- **PROBLEM TO WORK ON**
These entries are to be retyped in full, word for word.

SUPPLIED DATA: Begin

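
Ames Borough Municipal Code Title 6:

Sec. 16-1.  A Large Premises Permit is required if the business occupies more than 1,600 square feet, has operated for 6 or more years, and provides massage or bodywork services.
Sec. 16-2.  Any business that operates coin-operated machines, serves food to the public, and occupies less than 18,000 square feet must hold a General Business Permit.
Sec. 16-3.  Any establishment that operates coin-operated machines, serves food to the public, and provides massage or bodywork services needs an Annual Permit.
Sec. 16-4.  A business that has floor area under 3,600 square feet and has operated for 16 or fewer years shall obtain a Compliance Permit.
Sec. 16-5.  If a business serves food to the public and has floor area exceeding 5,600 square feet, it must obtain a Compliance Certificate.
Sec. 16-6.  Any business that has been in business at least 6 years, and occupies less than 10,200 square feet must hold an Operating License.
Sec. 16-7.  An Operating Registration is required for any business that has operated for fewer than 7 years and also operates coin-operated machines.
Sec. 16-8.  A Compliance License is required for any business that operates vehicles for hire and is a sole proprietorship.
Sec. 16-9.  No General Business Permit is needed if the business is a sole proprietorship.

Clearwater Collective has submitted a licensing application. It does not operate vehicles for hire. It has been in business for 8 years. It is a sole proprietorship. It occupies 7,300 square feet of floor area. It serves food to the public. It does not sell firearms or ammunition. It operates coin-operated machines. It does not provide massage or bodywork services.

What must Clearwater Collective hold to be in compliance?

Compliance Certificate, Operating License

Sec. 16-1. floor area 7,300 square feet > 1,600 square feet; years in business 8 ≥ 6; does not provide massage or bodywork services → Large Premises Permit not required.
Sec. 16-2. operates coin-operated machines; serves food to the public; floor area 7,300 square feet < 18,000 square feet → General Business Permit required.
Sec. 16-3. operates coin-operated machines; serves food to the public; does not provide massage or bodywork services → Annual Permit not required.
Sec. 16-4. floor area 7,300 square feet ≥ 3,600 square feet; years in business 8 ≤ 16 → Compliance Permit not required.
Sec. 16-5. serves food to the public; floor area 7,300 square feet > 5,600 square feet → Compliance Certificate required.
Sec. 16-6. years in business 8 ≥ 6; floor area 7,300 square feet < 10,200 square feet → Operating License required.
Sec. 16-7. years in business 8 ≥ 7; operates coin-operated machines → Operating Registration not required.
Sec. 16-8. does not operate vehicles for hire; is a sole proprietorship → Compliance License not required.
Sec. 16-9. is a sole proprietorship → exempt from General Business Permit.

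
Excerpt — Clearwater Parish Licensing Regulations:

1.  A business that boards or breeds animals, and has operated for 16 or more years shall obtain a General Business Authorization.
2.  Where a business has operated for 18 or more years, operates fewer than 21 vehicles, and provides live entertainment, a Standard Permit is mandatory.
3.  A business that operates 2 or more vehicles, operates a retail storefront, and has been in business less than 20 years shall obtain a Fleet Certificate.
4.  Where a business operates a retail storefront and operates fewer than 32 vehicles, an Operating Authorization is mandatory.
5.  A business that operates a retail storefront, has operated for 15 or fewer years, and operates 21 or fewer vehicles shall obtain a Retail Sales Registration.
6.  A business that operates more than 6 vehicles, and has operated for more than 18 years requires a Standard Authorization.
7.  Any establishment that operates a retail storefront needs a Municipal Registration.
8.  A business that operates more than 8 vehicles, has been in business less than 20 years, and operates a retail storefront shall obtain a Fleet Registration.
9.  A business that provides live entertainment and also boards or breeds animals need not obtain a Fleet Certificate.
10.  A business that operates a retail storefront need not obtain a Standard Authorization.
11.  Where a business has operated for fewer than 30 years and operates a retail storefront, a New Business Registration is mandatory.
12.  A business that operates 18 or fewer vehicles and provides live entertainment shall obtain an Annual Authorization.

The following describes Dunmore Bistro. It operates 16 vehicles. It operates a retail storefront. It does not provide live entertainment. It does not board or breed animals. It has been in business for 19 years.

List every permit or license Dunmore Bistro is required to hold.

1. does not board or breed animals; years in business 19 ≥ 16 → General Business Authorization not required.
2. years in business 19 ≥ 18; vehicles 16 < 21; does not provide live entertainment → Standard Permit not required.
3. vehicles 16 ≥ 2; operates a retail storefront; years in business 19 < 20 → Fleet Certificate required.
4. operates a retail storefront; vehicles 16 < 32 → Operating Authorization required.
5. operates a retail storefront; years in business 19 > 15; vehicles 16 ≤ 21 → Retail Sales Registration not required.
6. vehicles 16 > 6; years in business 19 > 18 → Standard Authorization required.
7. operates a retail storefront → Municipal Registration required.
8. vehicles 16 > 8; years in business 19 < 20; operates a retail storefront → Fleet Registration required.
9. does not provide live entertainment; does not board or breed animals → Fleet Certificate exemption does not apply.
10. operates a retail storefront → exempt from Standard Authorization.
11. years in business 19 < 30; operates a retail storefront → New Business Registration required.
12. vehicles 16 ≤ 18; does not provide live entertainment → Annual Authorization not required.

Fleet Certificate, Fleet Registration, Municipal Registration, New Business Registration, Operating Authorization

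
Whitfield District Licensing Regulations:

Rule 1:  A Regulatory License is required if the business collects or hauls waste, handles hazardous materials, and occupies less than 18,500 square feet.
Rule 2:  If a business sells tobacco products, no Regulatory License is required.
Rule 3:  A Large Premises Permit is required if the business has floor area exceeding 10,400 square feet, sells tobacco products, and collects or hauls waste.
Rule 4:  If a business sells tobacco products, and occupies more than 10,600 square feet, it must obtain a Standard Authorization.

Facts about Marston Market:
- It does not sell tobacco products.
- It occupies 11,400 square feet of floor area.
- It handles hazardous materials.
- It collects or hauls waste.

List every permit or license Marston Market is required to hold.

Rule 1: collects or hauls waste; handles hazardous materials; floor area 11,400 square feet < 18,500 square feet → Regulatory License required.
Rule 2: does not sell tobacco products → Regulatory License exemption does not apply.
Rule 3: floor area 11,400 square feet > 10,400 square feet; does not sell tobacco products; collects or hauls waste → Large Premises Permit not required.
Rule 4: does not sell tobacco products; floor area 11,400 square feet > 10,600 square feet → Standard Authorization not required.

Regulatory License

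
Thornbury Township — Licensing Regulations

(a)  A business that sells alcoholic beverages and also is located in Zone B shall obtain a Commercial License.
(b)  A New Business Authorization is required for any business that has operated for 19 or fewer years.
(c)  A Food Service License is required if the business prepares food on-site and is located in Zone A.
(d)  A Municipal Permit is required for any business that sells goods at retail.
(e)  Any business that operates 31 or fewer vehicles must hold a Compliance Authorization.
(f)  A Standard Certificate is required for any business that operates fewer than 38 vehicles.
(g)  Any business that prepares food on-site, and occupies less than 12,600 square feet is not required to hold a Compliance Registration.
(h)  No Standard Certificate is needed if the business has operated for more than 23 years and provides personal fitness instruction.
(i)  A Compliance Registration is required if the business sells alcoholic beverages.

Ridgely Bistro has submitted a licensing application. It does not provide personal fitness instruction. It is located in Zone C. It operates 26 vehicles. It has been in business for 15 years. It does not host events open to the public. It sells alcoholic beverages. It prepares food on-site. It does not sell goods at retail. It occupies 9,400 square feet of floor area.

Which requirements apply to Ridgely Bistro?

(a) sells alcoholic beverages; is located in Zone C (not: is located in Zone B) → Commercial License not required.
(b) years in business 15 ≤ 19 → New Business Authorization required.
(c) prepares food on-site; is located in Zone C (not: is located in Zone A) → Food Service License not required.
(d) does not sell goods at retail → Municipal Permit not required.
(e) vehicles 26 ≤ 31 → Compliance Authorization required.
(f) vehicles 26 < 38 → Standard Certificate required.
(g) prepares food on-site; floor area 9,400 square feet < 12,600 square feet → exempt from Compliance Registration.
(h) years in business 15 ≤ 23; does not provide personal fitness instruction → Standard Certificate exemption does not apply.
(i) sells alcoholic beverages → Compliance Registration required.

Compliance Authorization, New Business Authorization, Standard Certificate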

SUPPLIED DATA: End

- **YOUR SOLUTION**
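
Ames Borough Municipal Code Title 6:

Sec. 16-1.  A Large Premises Permit is required if the business occupies more than 1,600 square feet, has operated for 6 or more years, and provides massage or bodywork services.
Sec. 16-2.  Any business that operates coin-operated machines, serves food to the public, and occupies less than 18,000 square feet must hold a General Business Permit.
Sec. 16-3.  Any establishment that operates coin-operated machines, serves food to the public, and provides massage or bodywork services needs an Annual Permit.
Sec. 16-4.  A business that has floor area under 3,600 square feet and has operated for 16 or fewer years shall obtain a Compliance Permit.
Sec. 16-5.  If a business serves food to the public and has floor area exceeding 5,600 square feet, it must obtain a Compliance Certificate.
Sec. 16-6.  Any business that has been in business at least 6 years, and occupies less than 10,200 square feet must hold an Operating License.
Sec. 16-7.  An Operating Registration is required for any business that has operated for fewer than 7 years and also operates coin-operated machines.
Sec. 16-8.  A Compliance License is required for any business that operates vehicles for hire and is a sole proprietorship.
Sec. 16-9.  No General Business Permit is needed if the business is a sole proprietorship.

Clearwater Collective has submitted a licensing application. It does not operate vehicles for hire. It has been in business for 8 years. It is a sole proprietorship. It occupies 7,300 square feet of floor area. It serves food to the public. It does not sell firearms or ammunition. It operates coin-operated machines. It does not provide massage or bodywork services.

What must Clearwater Collective hold to be in compliance?

Compliance Certificate, Operating License

Sec. 16-1. floor area 7,300 square feet > 1,600 square feet; years in business 8 ≥ 6; does not provide massage or bodywork services → Large Premises Permit not required.
Sec. 16-2. operates coin-operated machines; serves food to the public; floor area 7,300 square feet < 18,000 square feet → General Business Permit required.
Sec. 16-3. operates coin-operated machines; serves food to the public; does not provide massage or bodywork services → Annual Permit not required.
Sec. 16-4. floor area 7,300 square feet ≥ 3,600 square feet; years in business 8 ≤ 16 → Compliance Permit not required.
Sec. 16-5. serves food to the public; floor area 7,300 square feet > 5,600 square feet → Compliance Certificate required.
Sec. 16-6. years in business 8 ≥ 6; floor area 7,300 square feet < 10,200 square feet → Operating License required.
Sec. 16-7. years in business 8 ≥ 7; operates coin-operated machines → Operating Registration not required.
Sec. 16-8. does not operate vehicles for hire; is a sole proprietorship → Compliance License not required.
Sec. 16-9. is a sole proprietorship → exempt from General Business Permit.

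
Excerpt — Clearwater Parish Licensing Regulations:

1.  A business that boards or breeds animals, and has operated for 16 or more years shall obtain a General Business Authorization.
2.  Where a business has operated for 18 or more years, operates fewer than 21 vehicles, and provides live entertainment, a Standard Permit is mandatory.
3.  A business that operates 2 or more vehicles, operates a retail storefront, and has been in business less than 20 years shall obtain a Fleet Certificate.
4.  Where a business operates a retail storefront and operates fewer than 32 vehicles, an Operating Authorization is mandatory.
5.  A business that operates a retail storefront, has operated for 15 or fewer years, and operates 21 or fewer vehicles shall obtain a Retail Sales Registration.
6.  A business that operates more than 6 vehicles, and has operated for more than 18 years requires a Standard Authorization.
7.  Any establishment that operates a retail storefront needs a Municipal Registration.
8.  A business that operates more than 8 vehicles, has been in business less than 20 years, and operates a retail storefront shall obtain a Fleet Registration.
9.  A business that provides live entertainment and also boards or breeds animals need not obtain a Fleet Certificate.
10.  A business that operates a retail storefront need not obtain a Standard Authorization.
11.  Where a business has operated for fewer than 30 years and operates a retail storefront, a New Business Registration is mandatory.
12.  A business that operates 18 or fewer vehicles and provides live entertainment shall obtain an Annual Authorization.

The following describes Dunmore Bistro. It operates 16 vehicles. It operates a retail storefront. It does not provide live entertainment. It does not board or breed animals. It has been in business for 19 years.

List every permit or license Dunmore Bistro is required to hold.

1. does not board or breed animals; years in business 19 ≥ 16 → General Business Authorization not required.
2. years in business 19 ≥ 18; vehicles 16 < 21; does not provide live entertainment → Standard Permit not required.
3. vehicles 16 ≥ 2; operates a retail storefront; years in business 19 < 20 → Fleet Certificate required.
4. operates a retail storefront; vehicles 16 < 32 → Operating Authorization required.
5. operates a retail storefront; years in business 19 > 15; vehicles 16 ≤ 21 → Retail Sales Registration not required.
6. vehicles 16 > 6; years in business 19 > 18 → Standard Authorization required.
7. operates a retail storefront → Municipal Registration required.
8. vehicles 16 > 8; years in business 19 < 20; operates a retail storefront → Fleet Registration required.
9. does not provide live entertainment; does not board or breed animals → Fleet Certificate exemption does not apply.
10. operates a retail storefront → exempt from Standard Authorization.
11. years in business 19 < 30; operates a retail storefront → New Business Registration required.
12. vehicles 16 ≤ 18; does not provide live entertainment → Annual Authorization not required.

Fleet Certificate, Fleet Registration, Municipal Registration, New Business Registration, Operating Authorization

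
Whitfield District Licensing Regulations:

Rule 1:  A Regulatory License is required if the business collects or hauls waste, handles hazardous materials, and occupies less than 18,500 square feet.
Rule 2:  If a business sells tobacco products, no Regulatory License is required.
Rule 3:  A Large Premises Permit is required if the business has floor area exceeding 10,400 square feet, sells tobacco products, and collects or hauls waste.
Rule 4:  If a business sells tobacco products, and occupies more than 10,600 square feet, it must obtain a Standard Authorization.

Facts about Marston Market:
- It does not sell tobacco products.
- It occupies 11,400 square feet of floor area.
- It handles hazardous materials.
- It collects or hauls waste.

List every permit or license Marston Market is required to hold.

Rule 1: collects or hauls waste; handles hazardous materials; floor area 11,400 square feet < 18,500 square feet → Regulatory License required.
Rule 2: does not sell tobacco products → Regulatory License exemption does not apply.
Rule 3: floor area 11,400 square feet > 10,400 square feet; does not sell tobacco products; collects or hauls waste → Large Premises Permit not required.
Rule 4: does not sell tobacco products; floor area 11,400 square feet > 10,600 square feet → Standard Authorization not required.

Regulatory License

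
Thornbury Township — Licensing Regulations

(a)  A business that sells alcoholic beverages and also is located in Zone B shall obtain a Commercial License.
(b)  A New Business Authorization is required for any business that has operated for 19 or fewer years.
(c)  A Food Service License is required if the business prepares food on-site and is located in Zone A.
(d)  A Municipal Permit is required for any business that sells goods at retail.
(e)  Any business that operates 31 or fewer vehicles must hold a Compliance Authorization.
(f)  A Standard Certificate is required for any business that operates fewer than 38 vehicles.
(g)  Any business that prepares food on-site, and occupies less than 12,600 square feet is not required to hold a Compliance Registration.
(h)  No Standard Certificate is needed if the business has operated for more than 23 years and provides personal fitness instruction.
(i)  A Compliance Registration is required if the business sells alcoholic beverages.

Ridgely Bistro has submitted a licensing application. It does not provide personal fitness instruction. It is located in Zone C. It operates 26 vehicles. It has been in business for 15 years. It does not host events open to the public. It sells alcoholic beverages. It prepares food on-site. It does not sell goods at retail. It occupies 9,400 square feet of floor area.

Which requirements apply to Ridgely Bistro?

(a) sells alcoholic beverages; is located in Zone C (not: is located in Zone B) → Commercial License not required.
(b) years in business 15 ≤ 19 → New Business Authorization required.
(c) prepares food on-site; is located in Zone C (not: is located in Zone A) → Food Service License not required.
(d) does not sell goods at retail → Municipal Permit not required.
(e) vehicles 26 ≤ 31 → Compliance Authorization required.
(f) vehicles 26 < 38 → Standard Certificate required.
(g) prepares food on-site; floor area 9,400 square feet < 12,600 square feet → exempt from Compliance Registration.
(h) years in business 15 ≤ 23; does not provide personal fitness instruction → Standard Certificate exemption does not apply.
(i) sells alcoholic beverages → Compliance Registration required.

Compliance Authorization, New Business Authorization, Standard Certificate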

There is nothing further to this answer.